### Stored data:
========================================================================
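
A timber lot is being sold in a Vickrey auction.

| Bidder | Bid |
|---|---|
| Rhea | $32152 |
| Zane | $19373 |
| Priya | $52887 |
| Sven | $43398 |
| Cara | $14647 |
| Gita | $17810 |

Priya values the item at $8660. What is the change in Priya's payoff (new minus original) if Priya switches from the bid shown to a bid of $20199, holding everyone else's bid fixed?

$34738

The highest bid among the other bidders is $43398; Priya's bid doesn't change that.
Original bid $52887: Priya is highest, pays the top rival bid $43398; payoff $8660 − $43398 = −$34738.
Alternative bid $20199: Priya is not highest (top rival bid is $43398); payoff $0.
Change in payoff = $0 − (−$34738) = $34738.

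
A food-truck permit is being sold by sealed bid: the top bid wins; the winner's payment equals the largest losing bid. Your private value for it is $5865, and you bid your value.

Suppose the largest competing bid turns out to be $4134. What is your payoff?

$1731

Your bid $5865 exceeds the highest competing bid $4134, so you win.
In a second-price auction the winner pays the second-highest bid, $4134.
Payoff = value − price = $5865 − $4134 = $1731.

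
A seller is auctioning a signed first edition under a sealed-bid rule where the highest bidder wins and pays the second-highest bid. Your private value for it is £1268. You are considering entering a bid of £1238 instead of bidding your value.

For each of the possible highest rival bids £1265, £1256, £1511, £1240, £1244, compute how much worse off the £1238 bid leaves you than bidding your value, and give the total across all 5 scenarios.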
========================================================================
### How to complete this task:
Among the lines above, some may include the string "sealed"; state how many, and nothing more.

### Answer to this exercise:
2